* **What you need to do**:
The required output is every entry below, copied exactly.

* **Data supplied**:
-=-=-

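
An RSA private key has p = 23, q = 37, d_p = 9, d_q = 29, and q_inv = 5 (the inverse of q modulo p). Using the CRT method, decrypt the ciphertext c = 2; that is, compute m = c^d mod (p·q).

98

m₁ = c^(d_p) mod p: c ≡ 2 (mod 23), and 2^9 mod 23 = 6.
m₂ = c^(d_q) mod q: c ≡ 2 (mod 37), and 2^29 mod 37 = 24.
h = q_inv·(m₁ − m₂) mod p = 5·(6 − 24) mod 23 = 2.
m = m₂ + h·q = 24 + 2·37 = 98.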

-=-=-

* **Exercise output**:
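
An RSA private key has p = 23, q = 37, d_p = 9, d_q = 29, and q_inv = 5 (the inverse of q modulo p). Using the CRT method, decrypt the ciphertext c = 2; that is, compute m = c^d mod (p·q).

98

m₁ = c^(d_p) mod p: c ≡ 2 (mod 23), and 2^9 mod 23 = 6.
m₂ = c^(d_q) mod q: c ≡ 2 (mod 37), and 2^29 mod 37 = 24.
h = q_inv·(m₁ − m₂) mod p = 5·(6 − 24) mod 23 = 2.
m = m₂ + h·q = 24 + 2·37 = 98.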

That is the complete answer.